WHAT NEEDS TO BE DONE
Retype exactly the lines from the one that contains "The prior probability that the formation" through the final line of the material below, and add nothing else.

──────

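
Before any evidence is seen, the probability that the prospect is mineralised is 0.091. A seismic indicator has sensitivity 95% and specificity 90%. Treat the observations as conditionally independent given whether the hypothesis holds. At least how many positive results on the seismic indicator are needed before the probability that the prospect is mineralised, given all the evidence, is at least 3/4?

Prior odds = 0.091/0.909 = 91/909.
False-positive rate = 1 − 0.9 = 0.1; likelihood ratio of a positive = 0.95/0.1 = 9.5.
Target odds: 0.75 ÷ 0.25 = 3.
Need (91/909) × 9.5ⁿ ≥ 3, i.e. 9.5ⁿ ≥ 2727/91.
9.5¹ = 9.5 falls short of 2727/91 but 9.5² = 90.25 reaches it, so n = 2.

2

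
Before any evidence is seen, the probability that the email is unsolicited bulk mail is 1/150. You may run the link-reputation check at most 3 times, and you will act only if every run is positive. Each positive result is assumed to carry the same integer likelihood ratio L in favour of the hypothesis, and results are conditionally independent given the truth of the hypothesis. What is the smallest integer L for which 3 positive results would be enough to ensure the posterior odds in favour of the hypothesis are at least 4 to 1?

9

Prior odds = (1/150)/(149/150) = 1/149.
Target odds = 4.
Need L³ ≥ 4 ÷ (1/149) = 596.
8³ = 512 < 596 ≤ 729 = 9³, so L = 9.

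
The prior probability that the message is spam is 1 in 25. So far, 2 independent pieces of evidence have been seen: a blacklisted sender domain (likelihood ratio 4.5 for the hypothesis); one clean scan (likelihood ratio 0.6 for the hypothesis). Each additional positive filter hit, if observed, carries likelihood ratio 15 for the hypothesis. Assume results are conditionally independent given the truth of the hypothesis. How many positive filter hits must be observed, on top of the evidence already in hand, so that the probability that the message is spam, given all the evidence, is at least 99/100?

Prior odds = 0.04/0.96 = 1/24.
Combined Bayes factor of the evidence already in hand = 4.5 × 0.6 = 2.7.
Odds after that evidence = (1/24) × 2.7 = 0.1125.
Target odds = 0.99/0.01 = 99.
Need 15ⁿ ≥ 99 ÷ 0.1125 = 880.
15² = 225 falls short of 880 but 15³ = 3375 reaches it, so n = 3.

3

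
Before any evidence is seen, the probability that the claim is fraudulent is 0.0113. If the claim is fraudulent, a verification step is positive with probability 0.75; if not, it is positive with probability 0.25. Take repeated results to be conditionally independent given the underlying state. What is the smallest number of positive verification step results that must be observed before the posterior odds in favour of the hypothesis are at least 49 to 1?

8

Prior odds: 0.0113 ÷ 0.9887 = 113/9887.
Likelihood ratio of a positive = 0.75/0.25 = 3.
Target odds = 49.
Require 3ⁿ ≥ 49 ÷ (113/9887) = 484463/113.
3⁷ = 2187 falls short of 484463/113 but 3⁸ = 6561 reaches it, so n = 8.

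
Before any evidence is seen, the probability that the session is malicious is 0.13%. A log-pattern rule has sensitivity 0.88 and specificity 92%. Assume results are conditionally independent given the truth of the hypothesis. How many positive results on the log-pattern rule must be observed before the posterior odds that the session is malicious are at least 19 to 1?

Prior odds: 0.0013 ÷ 0.9987 = 13/9987.
False-positive rate = 1 − 0.92 = 0.08; likelihood ratio of a positive = 0.88/0.08 = 11.
Target odds = 19.
Need (13/9987) × 11ⁿ ≥ 19, i.e. 11ⁿ ≥ 189753/13.
11³ = 1331 falls short of 189753/13 but 11⁴ = 14641 reaches it, so n = 4.

4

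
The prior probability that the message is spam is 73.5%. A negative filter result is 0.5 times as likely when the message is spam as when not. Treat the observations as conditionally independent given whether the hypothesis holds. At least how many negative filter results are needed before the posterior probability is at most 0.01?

9

Prior odds = 0.735/0.265 = 147/53.
Likelihood ratio per negative filter result = 0.5.
Target posterior odds = 0.01/0.99 = 1/99.
Need (147/53) × 0.5ⁿ ≤ 1/99, i.e. 0.5ⁿ ≤ 53/14553.
0.5⁸ = 0.00390625 is still above 53/14553 but 0.5⁹ = 0.001953125 is at or below it, so n = 9.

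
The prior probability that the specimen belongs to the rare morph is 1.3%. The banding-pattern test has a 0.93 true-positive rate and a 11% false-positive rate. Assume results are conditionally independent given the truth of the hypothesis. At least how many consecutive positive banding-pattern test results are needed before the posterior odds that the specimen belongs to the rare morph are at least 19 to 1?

4

Prior odds: 0.013 ÷ 0.987 = 13/987.
Likelihood ratio of a positive result = 0.93/0.11 = 93/11.
Target odds = 19.
Require (93/11)ⁿ ≥ 19 ÷ (13/987) = 18753/13.
(93/11)³ = 804357/1331 falls short of 18753/13 but (93/11)⁴ = 74805201/14641 reaches it, so n = 4.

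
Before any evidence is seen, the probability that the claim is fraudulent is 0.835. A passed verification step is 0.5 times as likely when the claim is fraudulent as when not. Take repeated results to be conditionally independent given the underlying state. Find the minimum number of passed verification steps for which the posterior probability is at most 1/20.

Prior odds = 0.835/0.165 = 167/33.
Likelihood ratio per passed verification step = 0.5.
Target odds: 0.05 ÷ 0.95 = 1/19.
Need (167/33) × 0.5ⁿ ≤ 1/19, i.e. 0.5ⁿ ≤ 33/3173.
0.5⁶ = 0.015625 is still above 33/3173 but 0.5⁷ = 0.0078125 is at or below it, so n = 7.

7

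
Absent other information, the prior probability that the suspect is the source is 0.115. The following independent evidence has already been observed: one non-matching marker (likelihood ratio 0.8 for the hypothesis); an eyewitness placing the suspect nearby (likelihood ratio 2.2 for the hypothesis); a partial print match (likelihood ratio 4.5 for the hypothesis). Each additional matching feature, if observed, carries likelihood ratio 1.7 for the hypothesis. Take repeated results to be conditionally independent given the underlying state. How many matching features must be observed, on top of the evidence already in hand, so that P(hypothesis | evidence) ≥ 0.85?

Prior odds = 0.115/0.885 = 23/177.
Combined Bayes factor of the evidence already in hand = 0.8 × 2.2 × 4.5 = 7.92.
Odds after that evidence = (23/177) × 7.92 = 1518/1475.
Target odds = 0.85/0.15 = 17/3.
Need 1.7ⁿ ≥ 17/3 ÷ (1518/1475) = 25075/4554.
1.7³ = 4.913 falls short of 25075/4554 but 1.7⁴ = 8.3521 reaches it, so n = 4.

4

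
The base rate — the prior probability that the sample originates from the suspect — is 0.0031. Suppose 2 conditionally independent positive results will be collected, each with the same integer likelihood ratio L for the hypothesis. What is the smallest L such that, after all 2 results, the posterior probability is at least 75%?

Prior odds = 0.0031/0.9969 = 31/9969.
Target odds = 0.75/0.25 = 3.
Need L² ≥ 3 ÷ (31/9969) = 29907/31.
31² = 961 < 29907/31 ≤ 1024 = 32², so L = 32.

32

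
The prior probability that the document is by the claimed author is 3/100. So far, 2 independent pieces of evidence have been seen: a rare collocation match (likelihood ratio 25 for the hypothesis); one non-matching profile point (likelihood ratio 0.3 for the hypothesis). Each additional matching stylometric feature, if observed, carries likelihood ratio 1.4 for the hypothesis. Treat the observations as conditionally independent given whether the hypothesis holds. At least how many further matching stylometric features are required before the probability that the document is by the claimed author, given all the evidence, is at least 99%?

18

Prior odds = 0.03/0.97 = 3/97.
Combined Bayes factor of the evidence already in hand = 25 × 0.3 = 7.5.
Odds after that evidence = (3/97) × 7.5 = 45/194.
Target odds = 0.99/0.01 = 99.
Need 1.4ⁿ ≥ 99 ÷ (45/194) = 426.8.
1.4¹⁷ ≈304.913 falls short of 426.8 but 1.4¹⁸ ≈426.879 reaches it, so n = 18.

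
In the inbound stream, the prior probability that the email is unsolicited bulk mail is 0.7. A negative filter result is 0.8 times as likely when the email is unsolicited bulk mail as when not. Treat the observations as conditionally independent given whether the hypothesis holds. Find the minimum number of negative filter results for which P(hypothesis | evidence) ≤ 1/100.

25

Prior odds: 0.7 ÷ 0.3 = 7/3.
Likelihood ratio per negative filter result = 0.8.
Target posterior odds = 0.01/0.99 = 1/99.
Require 0.8ⁿ ≤ 1/99 ÷ (7/3) = 1/231.
0.8²⁴ ≈0.00472237 is still above 1/231 but 0.8²⁵ ≈0.00377789 is at or below it, so n = 25.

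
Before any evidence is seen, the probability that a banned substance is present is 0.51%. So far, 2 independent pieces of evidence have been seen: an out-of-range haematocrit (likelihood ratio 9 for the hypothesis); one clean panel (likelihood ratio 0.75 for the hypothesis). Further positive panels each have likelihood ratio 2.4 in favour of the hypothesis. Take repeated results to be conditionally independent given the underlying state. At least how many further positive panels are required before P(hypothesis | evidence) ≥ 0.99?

Prior odds = 0.0051/0.9949 = 51/9949.
Combined Bayes factor of the evidence already in hand = 9 × 0.75 = 6.75.
Odds after that evidence = (51/9949) × 6.75 = 1377/39796.
Target odds = 0.99/0.01 = 99.
Need 2.4ⁿ ≥ 99 ÷ (1377/39796) = 437756/153.
2.4⁹ ≈2641.81 falls short of 437756/153 but 2.4¹⁰ ≈6340.34 reaches it, so n = 10.

10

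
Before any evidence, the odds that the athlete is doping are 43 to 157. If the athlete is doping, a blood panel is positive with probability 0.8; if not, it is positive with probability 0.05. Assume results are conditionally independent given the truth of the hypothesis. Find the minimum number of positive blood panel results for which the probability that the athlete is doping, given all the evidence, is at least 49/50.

Prior odds = 43/157.
Likelihood ratio of a positive = 0.8/0.05 = 16.
Target odds: 0.98 ÷ 0.02 = 49.
Require 16ⁿ ≥ 49 ÷ (43/157) = 7693/43.
16¹ = 16 falls short of 7693/43 but 16² = 256 reaches it, so n = 2.

2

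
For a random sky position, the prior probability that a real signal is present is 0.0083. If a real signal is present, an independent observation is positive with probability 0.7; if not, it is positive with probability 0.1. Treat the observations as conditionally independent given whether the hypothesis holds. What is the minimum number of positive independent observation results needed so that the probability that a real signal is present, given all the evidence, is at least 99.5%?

6

Prior odds: 0.0083 ÷ 0.9917 = 83/9917.
Likelihood ratio of a positive = 0.7/0.1 = 7.
Target odds: 0.995 ÷ 0.005 = 199.
Need (83/9917) × 7ⁿ ≥ 199, i.e. 7ⁿ ≥ 1973483/83.
7⁵ = 16807 falls short of 1973483/83 but 7⁶ = 117649 reaches it, so n = 6.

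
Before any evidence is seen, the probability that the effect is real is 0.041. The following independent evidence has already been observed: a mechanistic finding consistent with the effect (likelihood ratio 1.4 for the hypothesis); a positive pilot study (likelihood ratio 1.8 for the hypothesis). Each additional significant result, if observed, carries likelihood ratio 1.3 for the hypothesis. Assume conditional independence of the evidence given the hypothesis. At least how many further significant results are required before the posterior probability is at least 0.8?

14

Prior odds = 0.041/0.959 = 41/959.
Combined Bayes factor of the evidence already in hand = 1.4 × 1.8 = 2.52.
Odds after that evidence = (41/959) × 2.52 = 369/3425.
Target odds = 0.8/0.2 = 4.
Need 1.3ⁿ ≥ 4 ÷ (369/3425) = 13700/369.
1.3¹³ ≈30.2875 falls short of 13700/369 but 1.3¹⁴ ≈39.3738 reaches it, so n = 14.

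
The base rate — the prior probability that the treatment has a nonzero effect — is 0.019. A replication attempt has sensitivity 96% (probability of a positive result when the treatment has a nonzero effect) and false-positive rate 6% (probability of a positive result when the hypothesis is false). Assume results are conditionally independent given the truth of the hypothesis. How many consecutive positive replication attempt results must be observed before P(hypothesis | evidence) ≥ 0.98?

3

Prior odds = 0.019/0.981 = 19/981.
Likelihood ratio of a positive result = 0.96/0.06 = 16.
Target odds: 0.98 ÷ 0.02 = 49.
Need (19/981) × 16ⁿ ≥ 49, i.e. 16ⁿ ≥ 48069/19.
16² = 256 falls short of 48069/19 but 16³ = 4096 reaches it, so n = 3.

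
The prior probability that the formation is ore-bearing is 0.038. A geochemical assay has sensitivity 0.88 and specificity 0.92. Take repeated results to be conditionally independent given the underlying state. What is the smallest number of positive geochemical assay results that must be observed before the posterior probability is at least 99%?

4

Prior odds = 0.038/0.962 = 19/481.
False-positive rate = 1 − 0.92 = 0.08; likelihood ratio of a positive = 0.88/0.08 = 11.
Target posterior odds = 0.99/0.01 = 99.
Need (19/481) × 11ⁿ ≥ 99, i.e. 11ⁿ ≥ 47619/19.
11³ = 1331 falls short of 47619/19 but 11⁴ = 14641 reaches it, so n = 4.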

──────

YOUR RESPONSE
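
The prior probability that the formation is ore-bearing is 0.038. A geochemical assay has sensitivity 0.88 and specificity 0.92. Take repeated results to be conditionally independent given the underlying state. What is the smallest number of positive geochemical assay results that must be observed before the posterior probability is at least 99%?

4

Prior odds = 0.038/0.962 = 19/481.
False-positive rate = 1 − 0.92 = 0.08; likelihood ratio of a positive = 0.88/0.08 = 11.
Target posterior odds = 0.99/0.01 = 99.
Need (19/481) × 11ⁿ ≥ 99, i.e. 11ⁿ ≥ 47619/19.
11³ = 1331 falls short of 47619/19 but 11⁴ = 14641 reaches it, so n = 4.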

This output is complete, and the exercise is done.